# Activity:
The word "Consider" marks the lines to keep; find each one in the data and copy it.

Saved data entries
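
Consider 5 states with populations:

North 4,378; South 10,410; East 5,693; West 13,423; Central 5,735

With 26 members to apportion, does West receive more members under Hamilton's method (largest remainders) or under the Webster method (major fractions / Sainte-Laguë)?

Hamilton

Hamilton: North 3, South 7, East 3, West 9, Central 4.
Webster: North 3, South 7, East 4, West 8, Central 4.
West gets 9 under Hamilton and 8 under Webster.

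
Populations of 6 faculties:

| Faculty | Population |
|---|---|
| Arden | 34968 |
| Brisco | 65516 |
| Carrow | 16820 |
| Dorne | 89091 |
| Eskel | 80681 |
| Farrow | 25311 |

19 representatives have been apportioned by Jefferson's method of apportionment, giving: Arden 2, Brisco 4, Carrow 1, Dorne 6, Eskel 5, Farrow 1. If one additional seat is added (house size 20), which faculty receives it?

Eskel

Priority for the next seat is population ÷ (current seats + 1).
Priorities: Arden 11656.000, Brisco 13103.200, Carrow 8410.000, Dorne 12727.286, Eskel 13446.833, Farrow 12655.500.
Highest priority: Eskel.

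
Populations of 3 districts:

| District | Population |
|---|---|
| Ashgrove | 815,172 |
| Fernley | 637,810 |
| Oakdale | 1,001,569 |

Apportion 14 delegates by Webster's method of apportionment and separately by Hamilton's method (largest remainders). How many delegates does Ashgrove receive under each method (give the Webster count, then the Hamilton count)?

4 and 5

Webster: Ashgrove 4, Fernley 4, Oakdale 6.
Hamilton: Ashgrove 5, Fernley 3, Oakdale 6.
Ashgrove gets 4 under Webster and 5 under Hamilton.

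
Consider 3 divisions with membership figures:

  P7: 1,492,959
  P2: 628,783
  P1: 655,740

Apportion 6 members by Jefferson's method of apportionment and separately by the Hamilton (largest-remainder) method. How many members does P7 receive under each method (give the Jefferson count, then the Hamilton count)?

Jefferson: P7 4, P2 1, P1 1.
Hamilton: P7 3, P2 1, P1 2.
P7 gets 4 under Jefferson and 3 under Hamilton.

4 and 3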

# Response to this exercise:
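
Consider 5 states with populations:
Consider 3 divisions with membership figures: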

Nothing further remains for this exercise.